>>>>
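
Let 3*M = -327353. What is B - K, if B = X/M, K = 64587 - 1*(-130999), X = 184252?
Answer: -64026216614/327353 ≈ -1.9559e+5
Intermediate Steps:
M = -327353/3 (M = (1/3)*(-327353) = -327353/3 ≈ -1.0912e+5)
K = 195586 (K = 64587 + 130999 = 195586)
B = -552756/327353 (B = 184252/(-327353/3) = 184252*(-3/327353) = -552756/327353 ≈ -1.6886)
B - K = -552756/327353 - 1*195586 = -552756/327353 - 195586 = -64026216614/327353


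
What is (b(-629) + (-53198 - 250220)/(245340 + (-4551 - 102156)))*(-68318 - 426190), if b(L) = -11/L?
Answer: 31207568941724/29066719 ≈ 1.0737e+6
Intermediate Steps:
(b(-629) + (-53198 - 250220)/(245340 + (-4551 - 102156)))*(-68318 - 426190) = (-11/(-629) + (-53198 - 250220)/(245340 + (-4551 - 102156)))*(-68318 - 426190) = (-11*(-1/629) - 303418/(245340 - 106707))*(-494508) = (11/629 - 303418/138633)*(-494508) = -189324959/87200157*(-494508) = 31207568941724/29066719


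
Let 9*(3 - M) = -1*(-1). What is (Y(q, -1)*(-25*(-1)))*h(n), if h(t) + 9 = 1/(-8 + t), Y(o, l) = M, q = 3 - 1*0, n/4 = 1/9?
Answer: -22425/34 ≈ -659.56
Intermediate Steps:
n = 4/9 ≈ 0.44444
q = 3 (q = 3 + 0 = 3)
M = 26/9 (M = 3 - (-1)*(-1)/9 = 3 - ⅑*1 = 3 - ⅑ = 26/9 ≈ 2.8889)
Y(o, l) = 26/9
h(t) = -9 + 1/(-8 + t)
(Y(q, -1)*(-25*(-1)))*h(n) = (26*(-25*(-1))/9)*((73 - 9*4/9)/(-8 + 4/9)) = ((26/9)*25)*((73 - 4)/(-68/9)) = 650*(-9/68*69)/9 = (650/9)*(-621/68) = -22425/34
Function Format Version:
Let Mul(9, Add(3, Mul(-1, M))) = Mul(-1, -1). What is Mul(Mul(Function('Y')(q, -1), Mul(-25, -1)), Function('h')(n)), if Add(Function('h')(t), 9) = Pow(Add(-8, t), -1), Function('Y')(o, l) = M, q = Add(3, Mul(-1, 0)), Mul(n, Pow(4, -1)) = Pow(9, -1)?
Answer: Rational(-22425, 34) ≈ -659.56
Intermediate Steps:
n = Rational(4, 9) (n = Mul(4, Pow(9, -1)) = Mul(4, Rational(1, 9)) = Rational(4, 9) ≈ 0.44444)
q = 3 (q = Add(3, 0) = 3)
M = Rational(26, 9) (M = Add(3, Mul(Rational(-1, 9), Mul(-1, -1))) = Add(3, Mul(Rational(-1, 9), 1)) = Add(3, Rational(-1, 9)) = Rational(26, 9) ≈ 2.8889)
Function('Y')(o, l) = Rational(26, 9)
Function('h')(t) = Add(-9, Pow(Add(-8, t), -1))
Mul(Mul(Function('Y')(q, -1), Mul(-25, -1)), Function('h')(n)) = Mul(Mul(Rational(26, 9), Mul(-25, -1)), Mul(Pow(Add(-8, Rational(4, 9)), -1), Add(73, Mul(-9, Rational(4, 9))))) = Mul(Mul(Rational(26, 9), 25), Mul(Pow(Rational(-68, 9), -1), Add(73, -4))) = Mul(Rational(650, 9), Mul(Rational(-9, 68), 69)) = Mul(Rational(650, 9), Rational(-621, 68)) = Rational(-22425, 34)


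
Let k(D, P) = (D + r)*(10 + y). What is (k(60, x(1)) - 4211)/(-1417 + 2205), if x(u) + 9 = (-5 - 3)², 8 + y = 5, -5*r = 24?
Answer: -19123/3940 ≈ -4.8536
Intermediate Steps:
r = -24/5 (r = -⅕*24 = -24/5 ≈ -4.8000)
y = -3 (y = -8 + 5 = -3)
x(u) = 55 (x(u) = -9 + (-5 - 3)² = -9 + (-8)² = -9 + 64 = 55)
k(D, P) = -168/5 + 7*D (k(D, P) = (D - 24/5)*(10 - 3) = (-24/5 + D)*7 = -168/5 + 7*D)
(k(60, x(1)) - 4211)/(-1417 + 2205) = ((-168/5 + 7*60) - 4211)/(-1417 + 2205) = ((-168/5 + 420) - 4211)/788 = (1932/5 - 4211)*(1/788) = -19123/5*1/788 = -19123/3940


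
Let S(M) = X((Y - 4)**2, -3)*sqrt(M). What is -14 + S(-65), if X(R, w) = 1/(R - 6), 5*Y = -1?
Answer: -14 + 25*I*sqrt(65)/291 ≈ -14.0 + 0.69263*I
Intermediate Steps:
Y = -1/5 (Y = (1/5)*(-1) = -1/5 ≈ -0.20000)
X(R, w) = 1/(-6 + R)
S(M) = 25*sqrt(M)/291 (S(M) = sqrt(M)/(-6 + (-1/5 - 4)**2) = sqrt(M)/(-6 + (-21/5)**2) = sqrt(M)/(-6 + 441/25) = sqrt(M)/(291/25) = 25*sqrt(M)/291)
-14 + S(-65) = -14 + 25*sqrt(-65)/291 = -14 + 25*(I*sqrt(65))/291 = -14 + 25*I*sqrt(65)/291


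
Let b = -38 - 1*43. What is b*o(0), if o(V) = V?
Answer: 0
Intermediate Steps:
b = -81 (b = -38 - 43 = -81)
b*o(0) = -81*0 = 0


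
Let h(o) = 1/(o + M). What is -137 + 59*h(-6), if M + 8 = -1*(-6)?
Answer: -1155/8 ≈ -144.38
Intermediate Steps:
M = -2 (M = -8 - 1*(-6) = -8 + 6 = -2)
h(o) = 1/(-2 + o) (h(o) = 1/(o - 2) = 1/(-2 + o))
-137 + 59*h(-6) = -137 + 59/(-2 - 6) = -137 + 59/(-8) = -137 + 59*(-⅛) = -137 - 59/8 = -1155/8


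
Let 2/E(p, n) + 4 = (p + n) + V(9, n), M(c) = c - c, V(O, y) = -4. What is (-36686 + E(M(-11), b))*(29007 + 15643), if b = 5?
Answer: -4914179000/3 ≈ -1.6381e+9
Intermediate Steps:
M(c) = 0
E(p, n) = 2/(-8 + n + p) (E(p, n) = 2/(-4 + ((p + n) - 4)) = 2/(-4 + ((n + p) - 4)) = 2/(-4 + (-4 + n + p)) = 2/(-8 + n + p))
(-36686 + E(M(-11), b))*(29007 + 15643) = (-36686 + 2/(-8 + 5 + 0))*(29007 + 15643) = (-36686 + 2/(-3))*44650 = (-36686 + 2*(-1/3))*44650 = (-36686 - 2/3)*44650 = -110060/3*44650 = -4914179000/3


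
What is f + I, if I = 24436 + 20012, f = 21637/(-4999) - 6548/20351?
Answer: 4521428610713/101734649 ≈ 44443.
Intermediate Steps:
f = -473068039/101734649 (f = 21637*(-1/4999) - 6548*1/20351 = -21637/4999 - 6548/20351 = -473068039/101734649 ≈ -4.6500)
I = 44448
f + I = -473068039/101734649 + 44448 = 4521428610713/101734649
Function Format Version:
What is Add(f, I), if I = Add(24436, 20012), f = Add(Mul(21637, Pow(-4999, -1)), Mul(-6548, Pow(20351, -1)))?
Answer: Rational(4521428610713, 101734649) ≈ 44443.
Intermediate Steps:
f = Rational(-473068039, 101734649) (f = Add(Mul(21637, Rational(-1, 4999)), Mul(-6548, Rational(1, 20351))) = Add(Rational(-21637, 4999), Rational(-6548, 20351)) = Rational(-473068039, 101734649) ≈ -4.6500)
I = 44448
Add(f, I) = Add(Rational(-473068039, 101734649), 44448) = Rational(4521428610713, 101734649)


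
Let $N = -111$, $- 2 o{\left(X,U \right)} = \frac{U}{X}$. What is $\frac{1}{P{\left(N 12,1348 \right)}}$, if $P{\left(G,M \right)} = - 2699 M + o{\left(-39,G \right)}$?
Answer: $- \frac{13}{47297498} \approx -2.7486 \cdot 10^{-7}$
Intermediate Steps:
$o{\left(X,U \right)} = - \frac{U}{2 X}$ ($o{\left(X,U \right)} = - \frac{U \frac{1}{X}}{2} = - \frac{U}{2 X}$)
$P{\left(G,M \right)} = - 2699 M + \frac{G}{78}$ ($P{\left(G,M \right)} = - 2699 M - \frac{G}{2 \left(-39\right)} = - 2699 M - \frac{1}{2} G \left(- \frac{1}{39}\right) = - 2699 M + \frac{G}{78}$)
$\frac{1}{P{\left(N 12,1348 \right)}} = \frac{1}{\left(-2699\right) 1348 + \frac{\left(-111\right) 12}{78}} = \frac{1}{-3638252 + \frac{1}{78} \left(-1332\right)} = \frac{1}{-3638252 - \frac{222}{13}} = \frac{1}{- \frac{47297498}{13}} = - \frac{13}{47297498}$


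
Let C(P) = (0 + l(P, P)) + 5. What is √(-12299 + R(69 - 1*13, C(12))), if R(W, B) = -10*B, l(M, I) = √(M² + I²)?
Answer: √(-12349 - 120*√2) ≈ 111.89*I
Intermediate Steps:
l(M, I) = √(I² + M²)
C(P) = 5 + √2*√(P²) (C(P) = (0 + √(P² + P²)) + 5 = (0 + √(2*P²)) + 5 = (0 + √2*√(P²)) + 5 = √2*√(P²) + 5 = 5 + √2*√(P²))
√(-12299 + R(69 - 1*13, C(12))) = √(-12299 - 10*(5 + √2*√(12²))) = √(-12299 - 10*(5 + √2*√144)) = √(-12299 - 10*(5 + √2*12)) = √(-12299 - 10*(5 + 12*√2)) = √(-12299 + (-50 - 120*√2)) = √(-12349 - 120*√2)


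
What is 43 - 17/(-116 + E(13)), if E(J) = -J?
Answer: 5564/129 ≈ 43.132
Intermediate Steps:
43 - 17/(-116 + E(13)) = 43 - 17/(-116 - 1*13) = 43 - 17/(-116 - 13) = 43 - 17/(-129) = 43 - 1/129*(-17) = 43 + 17/129 = 5564/129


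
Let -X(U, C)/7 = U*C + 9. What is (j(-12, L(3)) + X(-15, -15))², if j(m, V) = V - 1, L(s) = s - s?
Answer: 2686321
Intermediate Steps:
X(U, C) = -63 - 7*C*U (X(U, C) = -7*(U*C + 9) = -7*(C*U + 9) = -7*(9 + C*U) = -63 - 7*C*U)
L(s) = 0
j(m, V) = -1 + V
(j(-12, L(3)) + X(-15, -15))² = ((-1 + 0) + (-63 - 7*(-15)*(-15)))² = (-1 + (-63 - 1575))² = (-1 - 1638)² = (-1639)² = 2686321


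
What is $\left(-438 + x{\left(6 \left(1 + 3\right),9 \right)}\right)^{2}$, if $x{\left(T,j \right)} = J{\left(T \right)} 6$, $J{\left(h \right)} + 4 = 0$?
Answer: $213444$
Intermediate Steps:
$J{\left(h \right)} = -4$ ($J{\left(h \right)} = -4 + 0 = -4$)
$x{\left(T,j \right)} = -24$ ($x{\left(T,j \right)} = \left(-4\right) 6 = -24$)
$\left(-438 + x{\left(6 \left(1 + 3\right),9 \right)}\right)^{2} = \left(-438 - 24\right)^{2} = \left(-462\right)^{2} = 213444$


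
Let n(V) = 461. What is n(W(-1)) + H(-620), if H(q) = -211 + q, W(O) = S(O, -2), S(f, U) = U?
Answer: -370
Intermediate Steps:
W(O) = -2
n(W(-1)) + H(-620) = 461 + (-211 - 620) = 461 - 831 = -370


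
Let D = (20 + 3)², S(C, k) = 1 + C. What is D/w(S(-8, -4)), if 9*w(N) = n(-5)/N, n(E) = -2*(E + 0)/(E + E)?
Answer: 33327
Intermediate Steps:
n(E) = -1 (n(E) = -2*E/(2*E) = -2*E*1/(2*E) = -2*½ = -1)
w(N) = -1/(9*N) (w(N) = (-1/N)/9 = -1/(9*N))
D = 529 (D = 23² = 529)
D/w(S(-8, -4)) = 529/((-1/(9*(1 - 8)))) = 529/((-⅑/(-7))) = 529/((-⅑*(-⅐))) = 529/(1/63) = 529*63 = 33327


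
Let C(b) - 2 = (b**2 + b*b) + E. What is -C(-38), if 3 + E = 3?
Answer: -2890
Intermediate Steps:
E = 0 (E = -3 + 3 = 0)
C(b) = 2 + 2*b**2 (C(b) = 2 + ((b**2 + b*b) + 0) = 2 + ((b**2 + b**2) + 0) = 2 + (2*b**2 + 0) = 2 + 2*b**2)
-C(-38) = -(2 + 2*(-38)**2) = -(2 + 2*1444) = -(2 + 2888) = -1*2890 = -2890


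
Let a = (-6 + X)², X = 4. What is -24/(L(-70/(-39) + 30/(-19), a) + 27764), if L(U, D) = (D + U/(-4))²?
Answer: -3294486/3813308665 ≈ -0.00086394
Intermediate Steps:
a = 4 (a = (-6 + 4)² = (-2)² = 4)
L(U, D) = (D - U/4)² (L(U, D) = (D + U*(-¼))² = (D - U/4)²)
-24/(L(-70/(-39) + 30/(-19), a) + 27764) = -24/((-(-70/(-39) + 30/(-19)) + 4*4)²/16 + 27764) = -24/((-(-70*(-1/39) + 30*(-1/19)) + 16)²/16 + 27764) = -24/((-(70/39 - 30/19) + 16)²/16 + 27764) = -24/((-1*160/741 + 16)²/16 + 27764) = -24/((-160/741 + 16)²/16 + 27764) = -24/((11696/741)²/16 + 27764) = -24/((1/16)*(136796416/549081) + 27764) = -24/(8549776/549081 + 27764) = -24/(15253234660/549081) = (549081/15253234660)*(-24) = -3294486/3813308665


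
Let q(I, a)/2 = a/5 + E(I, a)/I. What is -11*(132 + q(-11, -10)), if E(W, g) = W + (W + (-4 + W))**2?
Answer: -78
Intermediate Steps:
E(W, g) = W + (-4 + 2*W)**2
q(I, a) = 2*a/5 + 2*(I + 4*(-2 + I)**2)/I (q(I, a) = 2*(a/5 + (I + 4*(-2 + I)**2)/I) = 2*a/5 + 2*(I + 4*(-2 + I)**2)/I)
-11*(132 + q(-11, -10)) = -11*(132 + (2 + (2/5)*(-10) + 8*(-2 - 11)**2/(-11))) = -11*(132 + (2 - 4 + 8*(-1/11)*(-13)**2)) = -11*(132 + (2 - 4 + 8*(-1/11)*169)) = -11*(132 + (2 - 4 - 1352/11)) = -11*(132 - 1374/11) = -11*78/11 = -78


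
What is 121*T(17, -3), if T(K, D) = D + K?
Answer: 1694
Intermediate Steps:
121*T(17, -3) = 121*(-3 + 17) = 121*14 = 1694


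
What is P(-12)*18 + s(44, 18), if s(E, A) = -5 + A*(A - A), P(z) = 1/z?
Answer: -13/2 ≈ -6.5000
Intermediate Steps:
s(E, A) = -5 (s(E, A) = -5 + A*0 = -5 + 0 = -5)
P(-12)*18 + s(44, 18) = 18/(-12) - 5 = -1/12*18 - 5 = -3/2 - 5 = -13/2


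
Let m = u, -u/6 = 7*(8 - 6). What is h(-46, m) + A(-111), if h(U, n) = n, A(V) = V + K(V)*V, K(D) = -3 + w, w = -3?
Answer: 471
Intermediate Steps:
K(D) = -6 (K(D) = -3 - 3 = -6)
u = -84 (u = -42*(8 - 6) = -42*2 = -6*14 = -84)
A(V) = -5*V (A(V) = V - 6*V = -5*V)
m = -84
h(-46, m) + A(-111) = -84 - 5*(-111) = -84 + 555 = 471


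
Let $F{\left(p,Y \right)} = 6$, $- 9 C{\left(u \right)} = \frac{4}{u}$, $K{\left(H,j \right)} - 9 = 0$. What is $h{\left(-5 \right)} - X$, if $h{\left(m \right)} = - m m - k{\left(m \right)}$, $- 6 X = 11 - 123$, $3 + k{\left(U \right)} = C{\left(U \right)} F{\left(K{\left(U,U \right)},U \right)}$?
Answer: $- \frac{206}{5} \approx -41.2$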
<<<<
Exercise goal:
Return word for word the lines above from the line with "Let m = u, -u/6" to the line with "Answer: 471", including both and leaving out all others.

Completed exercise:
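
Let m = u, -u/6 = 7*(8 - 6). What is h(-46, m) + A(-111), if h(U, n) = n, A(V) = V + K(V)*V, K(D) = -3 + w, w = -3?
Answer: 471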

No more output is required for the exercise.